## DIRECTIONS FOR THIS TASK:
For the word "allocate", work out how many lines in the records below contain it and state that count alone.

## PROVIDED INFORMATION:
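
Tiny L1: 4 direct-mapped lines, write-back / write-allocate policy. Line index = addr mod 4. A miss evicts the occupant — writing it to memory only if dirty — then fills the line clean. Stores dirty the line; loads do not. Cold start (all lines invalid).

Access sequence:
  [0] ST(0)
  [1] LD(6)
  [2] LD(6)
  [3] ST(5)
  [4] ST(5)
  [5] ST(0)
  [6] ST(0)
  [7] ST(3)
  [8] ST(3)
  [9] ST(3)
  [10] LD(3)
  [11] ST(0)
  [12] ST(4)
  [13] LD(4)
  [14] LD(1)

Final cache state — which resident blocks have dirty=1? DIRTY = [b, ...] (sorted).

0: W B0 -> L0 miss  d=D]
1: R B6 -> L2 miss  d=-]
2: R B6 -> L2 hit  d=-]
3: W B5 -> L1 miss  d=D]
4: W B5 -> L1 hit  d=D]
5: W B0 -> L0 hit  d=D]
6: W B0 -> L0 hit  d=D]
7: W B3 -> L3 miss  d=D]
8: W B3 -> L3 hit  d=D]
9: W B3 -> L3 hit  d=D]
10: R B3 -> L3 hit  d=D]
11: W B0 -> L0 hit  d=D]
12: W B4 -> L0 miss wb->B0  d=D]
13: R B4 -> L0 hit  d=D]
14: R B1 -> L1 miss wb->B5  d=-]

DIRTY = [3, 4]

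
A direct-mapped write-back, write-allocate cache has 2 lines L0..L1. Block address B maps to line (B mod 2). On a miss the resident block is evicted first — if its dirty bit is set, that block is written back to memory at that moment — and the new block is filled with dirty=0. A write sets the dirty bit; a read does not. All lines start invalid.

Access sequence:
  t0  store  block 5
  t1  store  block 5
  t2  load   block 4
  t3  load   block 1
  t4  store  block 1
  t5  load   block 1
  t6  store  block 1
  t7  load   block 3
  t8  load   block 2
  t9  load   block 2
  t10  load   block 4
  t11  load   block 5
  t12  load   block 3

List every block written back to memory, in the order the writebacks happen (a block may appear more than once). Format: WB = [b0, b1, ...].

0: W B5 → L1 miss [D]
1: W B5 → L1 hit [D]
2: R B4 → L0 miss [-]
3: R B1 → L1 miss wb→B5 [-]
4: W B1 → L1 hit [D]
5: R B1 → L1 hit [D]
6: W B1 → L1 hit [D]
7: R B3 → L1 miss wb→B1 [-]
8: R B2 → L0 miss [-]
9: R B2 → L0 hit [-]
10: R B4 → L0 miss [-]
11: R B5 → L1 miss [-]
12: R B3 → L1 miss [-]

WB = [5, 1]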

## TASK ANSWER:
2